* [WORK INSTRUCTION] Beginning with the line that holds "A choice-RT task produced the following." in the data below, give again every line through the one that holds "n = 32 response", exactly as written.

* [STORED DATA]
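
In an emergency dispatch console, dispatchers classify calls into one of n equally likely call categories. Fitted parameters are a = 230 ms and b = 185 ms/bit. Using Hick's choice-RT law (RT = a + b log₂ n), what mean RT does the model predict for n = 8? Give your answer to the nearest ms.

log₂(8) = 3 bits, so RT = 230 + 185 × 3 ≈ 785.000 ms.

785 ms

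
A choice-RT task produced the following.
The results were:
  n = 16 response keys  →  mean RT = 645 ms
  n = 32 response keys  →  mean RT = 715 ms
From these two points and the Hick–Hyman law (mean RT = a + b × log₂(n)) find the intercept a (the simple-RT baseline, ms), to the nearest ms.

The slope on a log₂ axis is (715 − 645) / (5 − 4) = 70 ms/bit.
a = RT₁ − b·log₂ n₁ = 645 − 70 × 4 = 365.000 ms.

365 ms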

==

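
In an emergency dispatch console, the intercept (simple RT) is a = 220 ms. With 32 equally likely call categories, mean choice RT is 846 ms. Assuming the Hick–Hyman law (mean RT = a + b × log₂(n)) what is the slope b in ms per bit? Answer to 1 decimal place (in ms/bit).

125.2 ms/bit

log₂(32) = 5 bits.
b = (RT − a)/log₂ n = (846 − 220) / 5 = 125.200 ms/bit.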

* * *

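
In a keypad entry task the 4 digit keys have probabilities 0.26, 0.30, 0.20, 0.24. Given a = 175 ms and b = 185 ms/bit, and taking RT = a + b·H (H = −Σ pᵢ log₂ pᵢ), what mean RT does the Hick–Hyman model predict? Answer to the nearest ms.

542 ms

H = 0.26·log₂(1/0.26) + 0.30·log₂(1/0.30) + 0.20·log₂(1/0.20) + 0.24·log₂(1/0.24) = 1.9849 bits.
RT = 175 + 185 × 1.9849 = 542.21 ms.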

* [SOLVED EXERCISE]
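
A choice-RT task produced the following.
The results were:
  n = 16 response keys  →  mean RT = 645 ms
  n = 32 response keys  →  mean RT = 715 ms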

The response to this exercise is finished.